[Saved data entries]
········

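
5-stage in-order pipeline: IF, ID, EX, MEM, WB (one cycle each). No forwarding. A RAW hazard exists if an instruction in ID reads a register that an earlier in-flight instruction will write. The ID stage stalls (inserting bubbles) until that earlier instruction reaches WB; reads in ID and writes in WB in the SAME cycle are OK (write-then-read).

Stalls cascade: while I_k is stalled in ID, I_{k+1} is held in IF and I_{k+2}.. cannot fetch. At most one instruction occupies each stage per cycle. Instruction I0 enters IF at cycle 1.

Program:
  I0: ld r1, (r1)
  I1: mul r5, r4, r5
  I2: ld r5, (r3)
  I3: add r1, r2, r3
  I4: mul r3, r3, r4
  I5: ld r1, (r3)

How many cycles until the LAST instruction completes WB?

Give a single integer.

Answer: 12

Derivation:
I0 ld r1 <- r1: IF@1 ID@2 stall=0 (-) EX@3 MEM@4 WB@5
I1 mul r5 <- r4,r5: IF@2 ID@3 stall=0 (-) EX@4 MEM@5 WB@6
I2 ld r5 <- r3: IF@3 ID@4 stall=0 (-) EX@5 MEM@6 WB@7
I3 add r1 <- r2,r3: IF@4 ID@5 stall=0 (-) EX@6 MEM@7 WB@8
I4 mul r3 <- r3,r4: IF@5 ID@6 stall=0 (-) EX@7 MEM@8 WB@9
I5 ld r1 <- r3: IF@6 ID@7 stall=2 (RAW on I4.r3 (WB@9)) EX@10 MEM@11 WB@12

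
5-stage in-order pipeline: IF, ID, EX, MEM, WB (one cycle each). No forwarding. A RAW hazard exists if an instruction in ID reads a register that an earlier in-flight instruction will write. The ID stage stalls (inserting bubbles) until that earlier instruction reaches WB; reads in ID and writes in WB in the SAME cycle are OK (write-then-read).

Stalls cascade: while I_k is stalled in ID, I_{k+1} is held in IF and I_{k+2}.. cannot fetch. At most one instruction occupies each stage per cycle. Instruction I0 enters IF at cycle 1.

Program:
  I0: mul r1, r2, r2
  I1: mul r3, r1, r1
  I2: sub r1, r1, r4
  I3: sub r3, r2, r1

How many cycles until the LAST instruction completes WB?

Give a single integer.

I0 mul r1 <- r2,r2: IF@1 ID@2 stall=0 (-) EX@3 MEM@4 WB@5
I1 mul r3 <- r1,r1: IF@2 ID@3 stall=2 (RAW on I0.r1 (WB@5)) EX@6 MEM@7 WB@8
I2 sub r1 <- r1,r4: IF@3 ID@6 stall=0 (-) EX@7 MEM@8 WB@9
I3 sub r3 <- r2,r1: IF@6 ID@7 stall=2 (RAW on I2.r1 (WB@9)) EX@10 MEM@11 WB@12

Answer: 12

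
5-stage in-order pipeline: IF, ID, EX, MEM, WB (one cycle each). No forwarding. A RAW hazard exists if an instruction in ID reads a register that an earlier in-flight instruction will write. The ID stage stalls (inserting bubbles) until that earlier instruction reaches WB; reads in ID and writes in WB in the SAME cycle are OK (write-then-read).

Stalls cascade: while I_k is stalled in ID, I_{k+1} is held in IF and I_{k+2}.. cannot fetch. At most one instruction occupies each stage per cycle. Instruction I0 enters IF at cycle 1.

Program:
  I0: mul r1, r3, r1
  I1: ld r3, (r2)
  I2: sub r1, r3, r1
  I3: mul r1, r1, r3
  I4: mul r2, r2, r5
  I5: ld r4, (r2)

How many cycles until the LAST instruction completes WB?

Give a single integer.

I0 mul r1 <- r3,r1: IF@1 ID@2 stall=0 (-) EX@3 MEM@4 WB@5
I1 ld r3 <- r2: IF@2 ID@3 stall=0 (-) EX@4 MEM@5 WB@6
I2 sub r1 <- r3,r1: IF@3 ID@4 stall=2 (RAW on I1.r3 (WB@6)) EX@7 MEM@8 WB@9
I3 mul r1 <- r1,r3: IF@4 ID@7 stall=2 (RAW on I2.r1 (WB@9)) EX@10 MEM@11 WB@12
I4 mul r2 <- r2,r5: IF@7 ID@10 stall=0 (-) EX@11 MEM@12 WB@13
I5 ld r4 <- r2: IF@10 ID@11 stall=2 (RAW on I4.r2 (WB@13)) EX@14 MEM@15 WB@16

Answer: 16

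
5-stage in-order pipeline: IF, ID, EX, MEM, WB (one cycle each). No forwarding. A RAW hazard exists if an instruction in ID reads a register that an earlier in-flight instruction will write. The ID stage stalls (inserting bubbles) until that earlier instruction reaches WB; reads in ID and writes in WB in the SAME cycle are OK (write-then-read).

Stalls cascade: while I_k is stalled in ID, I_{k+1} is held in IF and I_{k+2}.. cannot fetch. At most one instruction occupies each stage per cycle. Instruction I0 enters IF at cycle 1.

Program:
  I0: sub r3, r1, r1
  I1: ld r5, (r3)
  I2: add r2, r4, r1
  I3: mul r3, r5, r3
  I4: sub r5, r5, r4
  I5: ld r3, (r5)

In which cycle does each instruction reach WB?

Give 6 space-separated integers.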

········

Retype the records exactly.

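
5-stage in-order pipeline: IF, ID, EX, MEM, WB (one cycle each). No forwarding. A RAW hazard exists if an instruction in ID reads a register that an earlier in-flight instruction will write. The ID stage stalls (inserting bubbles) until that earlier instruction reaches WB; reads in ID and writes in WB in the SAME cycle are OK (write-then-read).

Stalls cascade: while I_k is stalled in ID, I_{k+1} is held in IF and I_{k+2}.. cannot fetch. At most one instruction occupies each stage per cycle. Instruction I0 enters IF at cycle 1.

Program:
  I0: ld r1, (r1)
  I1: mul r5, r4, r5
  I2: ld r5, (r3)
  I3: add r1, r2, r3
  I4: mul r3, r3, r4
  I5: ld r1, (r3)

How many cycles until the LAST instruction completes WB?

Give a single integer.

Answer: 12

Derivation:
I0 ld r1 <- r1: IF@1 ID@2 stall=0 (-) EX@3 MEM@4 WB@5
I1 mul r5 <- r4,r5: IF@2 ID@3 stall=0 (-) EX@4 MEM@5 WB@6
I2 ld r5 <- r3: IF@3 ID@4 stall=0 (-) EX@5 MEM@6 WB@7
I3 add r1 <- r2,r3: IF@4 ID@5 stall=0 (-) EX@6 MEM@7 WB@8
I4 mul r3 <- r3,r4: IF@5 ID@6 stall=0 (-) EX@7 MEM@8 WB@9
I5 ld r1 <- r3: IF@6 ID@7 stall=2 (RAW on I4.r3 (WB@9)) EX@10 MEM@11 WB@12

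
5-stage in-order pipeline: IF, ID, EX, MEM, WB (one cycle each). No forwarding. A RAW hazard exists if an instruction in ID reads a register that an earlier in-flight instruction will write. The ID stage stalls (inserting bubbles) until that earlier instruction reaches WB; reads in ID and writes in WB in the SAME cycle are OK (write-then-read).

Stalls cascade: while I_k is stalled in ID, I_{k+1} is held in IF and I_{k+2}.. cannot fetch. At most one instruction occupies each stage per cycle. Instruction I0 enters IF at cycle 1.

Program:
  I0: mul r1, r2, r2
  I1: mul r3, r1, r1
  I2: sub r1, r1, r4
  I3: sub r3, r2, r1

How many cycles until the LAST instruction completes WB?

Give a single integer.

I0 mul r1 <- r2,r2: IF@1 ID@2 stall=0 (-) EX@3 MEM@4 WB@5
I1 mul r3 <- r1,r1: IF@2 ID@3 stall=2 (RAW on I0.r1 (WB@5)) EX@6 MEM@7 WB@8
I2 sub r1 <- r1,r4: IF@3 ID@6 stall=0 (-) EX@7 MEM@8 WB@9
I3 sub r3 <- r2,r1: IF@6 ID@7 stall=2 (RAW on I2.r1 (WB@9)) EX@10 MEM@11 WB@12

Answer: 12

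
5-stage in-order pipeline: IF, ID, EX, MEM, WB (one cycle each). No forwarding. A RAW hazard exists if an instruction in ID reads a register that an earlier in-flight instruction will write. The ID stage stalls (inserting bubbles) until that earlier instruction reaches WB; reads in ID and writes in WB in the SAME cycle are OK (write-then-read).

Stalls cascade: while I_k is stalled in ID, I_{k+1} is held in IF and I_{k+2}.. cannot fetch. At most one instruction occupies each stage per cycle. Instruction I0 enters IF at cycle 1.

Program:
  I0: mul r1, r3, r1
  I1: ld r3, (r2)
  I2: sub r1, r3, r1
  I3: mul r1, r1, r3
  I4: mul r2, r2, r5
  I5: ld r4, (r2)

How many cycles until the LAST instruction completes WB?

Give a single integer.

I0 mul r1 <- r3,r1: IF@1 ID@2 stall=0 (-) EX@3 MEM@4 WB@5
I1 ld r3 <- r2: IF@2 ID@3 stall=0 (-) EX@4 MEM@5 WB@6
I2 sub r1 <- r3,r1: IF@3 ID@4 stall=2 (RAW on I1.r3 (WB@6)) EX@7 MEM@8 WB@9
I3 mul r1 <- r1,r3: IF@4 ID@7 stall=2 (RAW on I2.r1 (WB@9)) EX@10 MEM@11 WB@12
I4 mul r2 <- r2,r5: IF@7 ID@10 stall=0 (-) EX@11 MEM@12 WB@13
I5 ld r4 <- r2: IF@10 ID@11 stall=2 (RAW on I4.r2 (WB@13)) EX@14 MEM@15 WB@16

Answer: 16

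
5-stage in-order pipeline: IF, ID, EX, MEM, WB (one cycle each). No forwarding. A RAW hazard exists if an instruction in ID reads a register that an earlier in-flight instruction will write. The ID stage stalls (inserting bubbles) until that earlier instruction reaches WB; reads in ID and writes in WB in the SAME cycle are OK (write-then-read).

Stalls cascade: while I_k is stalled in ID, I_{k+1} is held in IF and I_{k+2}.. cannot fetch. At most one instruction occupies each stage per cycle. Instruction I0 enters IF at cycle 1.

Program:
  I0: sub r3, r1, r1
  I1: ld r5, (r3)
  I2: add r2, r4, r1
  I3: mul r3, r5, r3
  I4: sub r5, r5, r4
  I5: ld r3, (r5)

In which cycle does each instruction reach WB?

Give 6 space-separated integers.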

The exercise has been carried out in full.